Problem requirements ▸ When you spot the word "immediately" in a line of the data below, copy that line.

(Dataset entries)

------------------------------

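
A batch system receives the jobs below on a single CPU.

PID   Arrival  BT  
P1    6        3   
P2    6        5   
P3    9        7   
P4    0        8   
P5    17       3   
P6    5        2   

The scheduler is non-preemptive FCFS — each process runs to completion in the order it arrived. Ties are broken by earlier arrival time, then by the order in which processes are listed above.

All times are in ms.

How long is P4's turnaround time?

8

Timeline: | P4 0-8 | P6 8-10 | P1 10-13 | P2 13-18 | P3 18-25 | P5 25-28 |
Completion: P1=13  P2=18  P3=25  P4=8  P5=28  P6=10
Turnaround(P4) = completion − arrival = 8 − 0 = 8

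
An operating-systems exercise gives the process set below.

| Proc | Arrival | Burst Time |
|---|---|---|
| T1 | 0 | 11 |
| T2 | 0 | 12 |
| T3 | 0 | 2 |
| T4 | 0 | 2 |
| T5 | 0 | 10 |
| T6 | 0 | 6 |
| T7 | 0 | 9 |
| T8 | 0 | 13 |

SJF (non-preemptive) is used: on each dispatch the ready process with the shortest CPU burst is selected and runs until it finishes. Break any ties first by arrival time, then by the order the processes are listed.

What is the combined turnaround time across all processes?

Schedule: | T3 0-2 | T4 2-4 | T6 4-10 | T7 10-19 | T5 19-29 | T1 29-40 | T2 40-52 | T8 52-65 |
Completion: T1=40  T2=52  T3=2  T4=4  T5=29  T6=10  T7=19  T8=65
Turnaround = completion − arrival: T1=40, T2=52, T3=2, T4=4, T5=29, T6=10, T7=19, T8=65
Total turnaround = 40 + 52 + 2 + 4 + 29 + 10 + 19 + 65 = 221

221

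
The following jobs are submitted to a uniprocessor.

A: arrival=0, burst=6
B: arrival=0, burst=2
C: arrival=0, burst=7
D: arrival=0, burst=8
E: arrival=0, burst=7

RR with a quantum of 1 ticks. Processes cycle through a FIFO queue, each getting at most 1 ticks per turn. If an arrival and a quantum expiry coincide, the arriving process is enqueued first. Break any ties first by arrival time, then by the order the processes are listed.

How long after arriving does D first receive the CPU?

Timeline: | A 0-1 | B 1-2 | C 2-3 | D 3-4 | E 4-5 | A 5-6 | B 6-7 | C 7-8 | D 8-9 | E 9-10 | A 10-11 | C 11-12 | D 12-13 | E 13-14 | A 14-15 | C 15-16 | D 16-17 | E 17-18 | A 18-19 | C 19-20 | D 20-21 | E 21-22 | A 22-23 | C 23-24 | D 24-25 | E 25-26 | C 26-27 | D 27-28 | E 28-29 | D 29-30 |
Completion: A=23  B=7  C=27  D=30  E=29
Response(D) = first start − arrival = 3 − 0 = 3

3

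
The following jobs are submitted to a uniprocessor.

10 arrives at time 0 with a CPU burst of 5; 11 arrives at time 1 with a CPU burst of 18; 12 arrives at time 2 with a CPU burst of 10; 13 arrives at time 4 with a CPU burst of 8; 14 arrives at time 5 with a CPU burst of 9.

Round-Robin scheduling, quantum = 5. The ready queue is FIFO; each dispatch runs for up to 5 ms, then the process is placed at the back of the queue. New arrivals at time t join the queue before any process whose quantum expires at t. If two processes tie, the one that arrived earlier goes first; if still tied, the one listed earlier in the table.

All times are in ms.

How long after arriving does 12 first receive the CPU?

Schedule: | 10 0-5 | 11 5-10 | 12 10-15 | 13 15-20 | 14 20-25 | 11 25-30 | 12 30-35 | 13 35-38 | 14 38-42 | 11 42-50 |
Completion: 10=5  11=50  12=35  13=38  14=42
Turnaround (C−A): 10=5  11=49  12=33  13=34  14=37
Response(12) = first start − arrival = 10 − 2 = 8

8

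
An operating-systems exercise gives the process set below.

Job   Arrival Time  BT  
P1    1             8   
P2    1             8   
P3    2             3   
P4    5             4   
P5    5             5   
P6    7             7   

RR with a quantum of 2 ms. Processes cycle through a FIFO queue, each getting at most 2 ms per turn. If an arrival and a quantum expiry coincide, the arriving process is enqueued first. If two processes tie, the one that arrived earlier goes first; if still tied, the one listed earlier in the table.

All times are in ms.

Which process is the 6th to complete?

P6

Schedule: | idle 0-1 | P1 1-3 | P2 3-5 | P3 5-7 | P1 7-9 | P4 9-11 | P5 11-13 | P2 13-15 | P6 15-17 | P3 17-18 | P1 18-20 | P4 20-22 | P5 22-24 | P2 24-26 | P6 26-28 | P1 28-30 | P5 30-31 | P2 31-33 | P6 33-36 |
Completion: P1=30  P2=33  P3=18  P4=22  P5=31  P6=36
Finish order: P3 → P4 → P1 → P5 → P2 → P6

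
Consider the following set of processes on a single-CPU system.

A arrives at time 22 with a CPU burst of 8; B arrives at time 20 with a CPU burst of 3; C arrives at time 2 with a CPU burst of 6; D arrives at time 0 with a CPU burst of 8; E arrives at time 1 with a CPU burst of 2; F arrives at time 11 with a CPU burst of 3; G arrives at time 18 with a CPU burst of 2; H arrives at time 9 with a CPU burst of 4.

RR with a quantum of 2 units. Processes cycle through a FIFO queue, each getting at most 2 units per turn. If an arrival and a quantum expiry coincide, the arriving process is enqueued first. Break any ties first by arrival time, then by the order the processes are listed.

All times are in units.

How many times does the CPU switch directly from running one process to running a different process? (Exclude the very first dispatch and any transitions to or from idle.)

Timeline: | D 0-2 | E 2-4 | C 4-6 | D 6-8 | C 8-10 | D 10-12 | H 12-14 | C 14-16 | F 16-18 | D 18-20 | H 20-22 | G 22-24 | F 24-25 | B 25-27 | A 27-29 | B 29-30 | A 30-36 |
Completion: A=36  B=30  C=16  D=20  E=4  F=25  G=24  H=22
Turnaround (C−A): A=14  B=10  C=14  D=20  E=3  F=14  G=6  H=13

16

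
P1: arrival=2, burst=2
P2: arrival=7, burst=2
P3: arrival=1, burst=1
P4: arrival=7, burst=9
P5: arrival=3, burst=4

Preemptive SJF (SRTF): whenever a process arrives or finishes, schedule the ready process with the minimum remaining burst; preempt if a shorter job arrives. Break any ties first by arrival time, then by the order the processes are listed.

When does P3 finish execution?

Gantt: | idle 0-1 | P3 1-2 | P1 2-4 | P5 4-8 | P2 8-10 | P4 10-19 |
Completion: P1=4  P2=10  P3=2  P4=19  P5=8

2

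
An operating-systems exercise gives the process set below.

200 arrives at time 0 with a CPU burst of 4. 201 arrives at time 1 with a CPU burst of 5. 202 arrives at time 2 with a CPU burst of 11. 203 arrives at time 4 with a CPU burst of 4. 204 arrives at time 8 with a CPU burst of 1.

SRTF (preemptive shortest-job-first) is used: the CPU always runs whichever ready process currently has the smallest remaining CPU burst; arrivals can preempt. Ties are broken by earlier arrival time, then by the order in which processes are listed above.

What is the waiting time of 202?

12

Gantt: | 200 0-4 | 203 4-8 | 204 8-9 | 201 9-14 | 202 14-25 |
Completion: 200=4  201=14  202=25  203=8  204=9
Turnaround (C−A): 200=4  201=13  202=23  203=4  204=1
Waiting(202) = turnaround − burst = 23 − 11 = 12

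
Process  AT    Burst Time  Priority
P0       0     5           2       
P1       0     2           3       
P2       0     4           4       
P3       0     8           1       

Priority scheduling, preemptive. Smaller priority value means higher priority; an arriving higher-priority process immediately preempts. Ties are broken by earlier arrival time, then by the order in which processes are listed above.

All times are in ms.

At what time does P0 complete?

Gantt: | P3 0-8 | P0 8-13 | P1 13-15 | P2 15-19 |
Completion: P0=13  P1=15  P2=19  P3=8
Turnaround (C−A): P0=13  P1=15  P2=19  P3=8

13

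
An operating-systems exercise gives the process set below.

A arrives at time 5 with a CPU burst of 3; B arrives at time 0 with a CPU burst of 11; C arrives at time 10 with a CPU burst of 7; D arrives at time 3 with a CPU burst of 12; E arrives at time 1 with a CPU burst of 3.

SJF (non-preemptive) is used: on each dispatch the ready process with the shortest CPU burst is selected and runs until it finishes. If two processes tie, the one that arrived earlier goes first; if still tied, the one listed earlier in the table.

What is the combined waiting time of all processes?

Gantt: | B 0-11 | E 11-14 | A 14-17 | C 17-24 | D 24-36 |
Completion: A=17  B=11  C=24  D=36  E=14
Waiting = turnaround − burst: A=9, B=0, C=7, D=21, E=10
Total waiting = 9 + 0 + 7 + 21 + 10 = 47

47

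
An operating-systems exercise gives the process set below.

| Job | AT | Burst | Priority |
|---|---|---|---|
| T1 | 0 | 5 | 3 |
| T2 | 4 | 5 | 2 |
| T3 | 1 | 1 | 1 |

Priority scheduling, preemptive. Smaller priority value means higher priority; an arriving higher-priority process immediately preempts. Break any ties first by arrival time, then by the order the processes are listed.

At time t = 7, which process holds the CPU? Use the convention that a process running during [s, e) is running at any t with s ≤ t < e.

Timeline: | T1 0-1 | T3 1-2 | T1 2-4 | T2 4-9 | T1 9-11 |
Completion: T1=11  T2=9  T3=2

T2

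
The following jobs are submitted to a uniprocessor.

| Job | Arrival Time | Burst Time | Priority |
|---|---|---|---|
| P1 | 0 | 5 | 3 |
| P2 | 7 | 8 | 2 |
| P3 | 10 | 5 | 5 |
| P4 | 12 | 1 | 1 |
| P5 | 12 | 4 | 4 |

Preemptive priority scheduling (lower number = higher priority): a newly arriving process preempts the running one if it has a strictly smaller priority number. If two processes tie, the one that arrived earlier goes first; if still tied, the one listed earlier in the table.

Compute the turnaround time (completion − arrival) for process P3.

15

Timeline: | P1 0-5 | idle 5-7 | P2 7-12 | P4 12-13 | P2 13-16 | P5 16-20 | P3 20-25 |
Completion: P1=5  P2=16  P3=25  P4=13  P5=20
Turnaround (C−A): P1=5  P2=9  P3=15  P4=1  P5=8
Turnaround(P3) = completion − arrival = 25 − 10 = 15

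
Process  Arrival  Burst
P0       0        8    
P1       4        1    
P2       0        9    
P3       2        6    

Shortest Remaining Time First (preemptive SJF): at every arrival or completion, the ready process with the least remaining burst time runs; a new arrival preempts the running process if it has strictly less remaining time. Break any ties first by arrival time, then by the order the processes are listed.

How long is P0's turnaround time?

9

Timeline: | P0 0-4 | P1 4-5 | P0 5-9 | P3 9-15 | P2 15-24 |
Completion: P0=9  P1=5  P2=24  P3=15
Turnaround(P0) = completion − arrival = 9 − 0 = 9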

------------------------------

Solution below ▸
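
Priority scheduling, preemptive. Smaller priority value means higher priority; an arriving higher-priority process immediately preempts. Ties are broken by earlier arrival time, then by the order in which processes are listed above.
Priority scheduling, preemptive. Smaller priority value means higher priority; an arriving higher-priority process immediately preempts. Break any ties first by arrival time, then by the order the processes are listed.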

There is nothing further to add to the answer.